*Problem to solve*
The data is to be transcribed in full, with nothing missed.

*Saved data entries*
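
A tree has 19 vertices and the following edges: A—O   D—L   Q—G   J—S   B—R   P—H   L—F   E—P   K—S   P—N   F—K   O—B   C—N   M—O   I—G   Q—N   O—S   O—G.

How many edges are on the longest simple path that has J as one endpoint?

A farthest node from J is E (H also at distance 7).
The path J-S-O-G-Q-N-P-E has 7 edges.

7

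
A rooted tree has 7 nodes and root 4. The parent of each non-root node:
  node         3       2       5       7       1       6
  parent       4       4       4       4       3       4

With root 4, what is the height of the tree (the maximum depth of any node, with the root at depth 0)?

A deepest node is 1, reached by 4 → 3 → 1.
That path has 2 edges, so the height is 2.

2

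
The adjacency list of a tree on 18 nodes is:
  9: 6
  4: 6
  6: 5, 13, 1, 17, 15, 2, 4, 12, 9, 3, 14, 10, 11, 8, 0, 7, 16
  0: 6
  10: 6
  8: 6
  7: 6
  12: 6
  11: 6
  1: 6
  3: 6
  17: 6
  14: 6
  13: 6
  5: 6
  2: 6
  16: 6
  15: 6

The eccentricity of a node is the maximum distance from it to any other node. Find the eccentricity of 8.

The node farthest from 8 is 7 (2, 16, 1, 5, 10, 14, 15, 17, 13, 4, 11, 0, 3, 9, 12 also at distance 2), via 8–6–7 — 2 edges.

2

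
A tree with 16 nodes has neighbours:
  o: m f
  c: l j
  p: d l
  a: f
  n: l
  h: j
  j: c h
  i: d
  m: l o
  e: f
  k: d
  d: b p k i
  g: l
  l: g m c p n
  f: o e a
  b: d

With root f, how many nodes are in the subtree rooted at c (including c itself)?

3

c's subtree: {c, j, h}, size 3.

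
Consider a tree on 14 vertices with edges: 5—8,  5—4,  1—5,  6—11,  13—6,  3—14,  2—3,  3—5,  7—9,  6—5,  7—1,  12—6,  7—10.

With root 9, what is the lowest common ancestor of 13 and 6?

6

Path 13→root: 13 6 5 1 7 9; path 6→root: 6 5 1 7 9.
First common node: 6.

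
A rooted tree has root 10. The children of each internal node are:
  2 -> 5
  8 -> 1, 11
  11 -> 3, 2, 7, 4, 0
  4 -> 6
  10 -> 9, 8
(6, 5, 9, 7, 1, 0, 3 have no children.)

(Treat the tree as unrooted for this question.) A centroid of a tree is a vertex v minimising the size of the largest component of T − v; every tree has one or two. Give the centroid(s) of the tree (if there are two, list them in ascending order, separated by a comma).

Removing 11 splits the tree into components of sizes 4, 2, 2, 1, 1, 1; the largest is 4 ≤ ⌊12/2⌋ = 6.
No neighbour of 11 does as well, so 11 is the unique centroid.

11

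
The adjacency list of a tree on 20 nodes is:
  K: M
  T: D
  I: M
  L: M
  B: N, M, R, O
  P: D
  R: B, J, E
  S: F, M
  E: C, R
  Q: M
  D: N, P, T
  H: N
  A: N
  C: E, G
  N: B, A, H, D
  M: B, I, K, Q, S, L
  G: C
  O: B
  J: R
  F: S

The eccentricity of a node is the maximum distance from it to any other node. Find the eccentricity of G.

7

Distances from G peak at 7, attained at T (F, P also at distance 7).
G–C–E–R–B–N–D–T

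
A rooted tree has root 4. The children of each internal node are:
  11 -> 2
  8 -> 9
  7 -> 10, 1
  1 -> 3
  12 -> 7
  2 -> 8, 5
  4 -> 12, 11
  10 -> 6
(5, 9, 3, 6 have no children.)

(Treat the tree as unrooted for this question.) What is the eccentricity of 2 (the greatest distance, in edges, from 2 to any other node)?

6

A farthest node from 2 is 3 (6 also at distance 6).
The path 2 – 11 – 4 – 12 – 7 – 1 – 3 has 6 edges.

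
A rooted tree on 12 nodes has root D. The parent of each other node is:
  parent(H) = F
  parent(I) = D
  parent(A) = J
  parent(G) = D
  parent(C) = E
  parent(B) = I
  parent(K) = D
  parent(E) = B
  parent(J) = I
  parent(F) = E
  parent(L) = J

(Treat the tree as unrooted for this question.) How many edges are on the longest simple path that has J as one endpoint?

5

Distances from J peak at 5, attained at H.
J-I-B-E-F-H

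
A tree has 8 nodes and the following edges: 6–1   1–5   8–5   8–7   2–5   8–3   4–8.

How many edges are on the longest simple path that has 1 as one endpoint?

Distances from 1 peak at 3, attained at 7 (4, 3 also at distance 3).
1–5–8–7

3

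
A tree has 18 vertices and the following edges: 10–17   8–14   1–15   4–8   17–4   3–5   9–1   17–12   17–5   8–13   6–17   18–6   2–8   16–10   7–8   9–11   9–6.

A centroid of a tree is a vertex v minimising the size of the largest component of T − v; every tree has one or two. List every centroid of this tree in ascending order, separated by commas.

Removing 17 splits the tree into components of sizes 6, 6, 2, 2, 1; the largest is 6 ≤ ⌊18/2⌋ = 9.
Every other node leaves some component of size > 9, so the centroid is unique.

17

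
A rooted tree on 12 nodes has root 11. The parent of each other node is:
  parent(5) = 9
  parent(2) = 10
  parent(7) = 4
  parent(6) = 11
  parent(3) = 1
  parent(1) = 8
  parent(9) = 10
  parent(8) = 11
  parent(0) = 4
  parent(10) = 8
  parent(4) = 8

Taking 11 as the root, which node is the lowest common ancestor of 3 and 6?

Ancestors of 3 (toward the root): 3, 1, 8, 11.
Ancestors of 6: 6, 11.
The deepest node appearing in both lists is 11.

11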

*Your solution*
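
A tree has 19 vertices and the following edges: A—O   D—L   Q—G   J—S   B—R   P—H   L—F   E—P   K—S   P—N   F—K   O—B   C—N   M—O   I—G   Q—N   O—S   O—G.

How many edges are on the longest simple path that has J as one endpoint?

A farthest node from J is E (H also at distance 7).
The path J-S-O-G-Q-N-P-E has 7 edges.

7

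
A rooted tree has 7 nodes and root 4. The parent of each non-root node:
  node         3       2       5       7       1       6
  parent       4       4       4       4       3       4

With root 4, what is the height of the tree (the maximum depth of any node, with the root at depth 0)?

A deepest node is 1, reached by 4 → 3 → 1.
That path has 2 edges, so the height is 2.

2

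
The adjacency list of a tree on 18 nodes is:
  9: 6
  4: 6
  6: 5, 13, 1, 17, 15, 2, 4, 12, 9, 3, 14, 10, 11, 8, 0, 7, 16
  0: 6
  10: 6
  8: 6
  7: 6
  12: 6
  11: 6
  1: 6
  3: 6
  17: 6
  14: 6
  13: 6
  5: 6
  2: 6
  16: 6
  15: 6

The eccentricity of a node is the maximum distance from it to any other node. Find the eccentricity of 8.

The node farthest from 8 is 7 (2, 16, 1, 5, 10, 14, 15, 17, 13, 4, 11, 0, 3, 9, 12 also at distance 2), via 8–6–7 — 2 edges.

2

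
A tree with 16 nodes has neighbours:
  o: m f
  c: l j
  p: d l
  a: f
  n: l
  h: j
  j: c h
  i: d
  m: l o
  e: f
  k: d
  d: b p k i
  g: l
  l: g m c p n
  f: o e a
  b: d

With root f, how many nodes are in the subtree rooted at c (including c itself)?

3

c's subtree: {c, j, h}, size 3.

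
Consider a tree on 14 vertices with edges: 5—8,  5—4,  1—5,  6—11,  13—6,  3—14,  2—3,  3—5,  7—9,  6—5,  7—1,  12—6,  7—10.

With root 9, what is the lowest common ancestor of 13 and 6?

6

Path 13→root: 13 6 5 1 7 9; path 6→root: 6 5 1 7 9.
First common node: 6.

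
A rooted tree has root 10. The children of each internal node are:
  2 -> 5
  8 -> 1, 11
  11 -> 3, 2, 7, 4, 0
  4 -> 6
  10 -> 9, 8
(6, 5, 9, 7, 1, 0, 3 have no children.)

(Treat the tree as unrooted for this question.) A centroid of a tree is a vertex v minimising the size of the largest component of T − v; every tree has one or two. Give the centroid(s) of the tree (if there are two, list them in ascending order, separated by a comma).

Removing 11 splits the tree into components of sizes 4, 2, 2, 1, 1, 1; the largest is 4 ≤ ⌊12/2⌋ = 6.
No neighbour of 11 does as well, so 11 is the unique centroid.

11

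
The adjacency list of a tree on 20 nodes is:
  K: M
  T: D
  I: M
  L: M
  B: N, M, R, O
  P: D
  R: B, J, E
  S: F, M
  E: C, R
  Q: M
  D: N, P, T
  H: N
  A: N
  C: E, G
  N: B, A, H, D
  M: B, I, K, Q, S, L
  G: C
  O: B
  J: R
  F: S

The eccentricity of a node is the maximum distance from it to any other node. Find the eccentricity of G.

7

Distances from G peak at 7, attained at T (F, P also at distance 7).
G–C–E–R–B–N–D–T

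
A rooted tree has root 4. The children of each internal node are:
  11 -> 2
  8 -> 9
  7 -> 10, 1
  1 -> 3
  12 -> 7
  2 -> 8, 5
  4 -> 12, 11
  10 -> 6
(5, 9, 3, 6 have no children.)

(Treat the tree as unrooted for this question.) What is the eccentricity of 2 (the greatest distance, in edges, from 2 to any other node)?

6

A farthest node from 2 is 3 (6 also at distance 6).
The path 2 – 11 – 4 – 12 – 7 – 1 – 3 has 6 edges.

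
A rooted tree on 12 nodes has root D. The parent of each other node is:
  parent(H) = F
  parent(I) = D
  parent(A) = J
  parent(G) = D
  parent(C) = E
  parent(B) = I
  parent(K) = D
  parent(E) = B
  parent(J) = I
  parent(F) = E
  parent(L) = J

(Treat the tree as unrooted for this question.) How many edges are on the longest simple path that has J as one endpoint?

5

Distances from J peak at 5, attained at H.
J-I-B-E-F-H

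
A tree has 8 nodes and the following edges: 6–1   1–5   8–5   8–7   2–5   8–3   4–8.

How many edges are on the longest simple path that has 1 as one endpoint?

Distances from 1 peak at 3, attained at 7 (4, 3 also at distance 3).
1–5–8–7

3

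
A tree has 18 vertices and the following edges: 10–17   8–14   1–15   4–8   17–4   3–5   9–1   17–12   17–5   8–13   6–17   18–6   2–8   16–10   7–8   9–11   9–6.

A centroid of a tree is a vertex v minimising the size of the largest component of T − v; every tree has one or two. List every centroid of this tree in ascending order, separated by commas.

Removing 17 splits the tree into components of sizes 6, 6, 2, 2, 1; the largest is 6 ≤ ⌊18/2⌋ = 9.
Every other node leaves some component of size > 9, so the centroid is unique.

17

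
A rooted tree on 12 nodes has root 11. The parent of each other node is:
  parent(5) = 9
  parent(2) = 10
  parent(7) = 4
  parent(6) = 11
  parent(3) = 1
  parent(1) = 8
  parent(9) = 10
  parent(8) = 11
  parent(0) = 4
  parent(10) = 8
  parent(4) = 8

Taking 11 as the root, which node is the lowest common ancestor of 3 and 6?

Ancestors of 3 (toward the root): 3, 1, 8, 11.
Ancestors of 6: 6, 11.
The deepest node appearing in both lists is 11.

11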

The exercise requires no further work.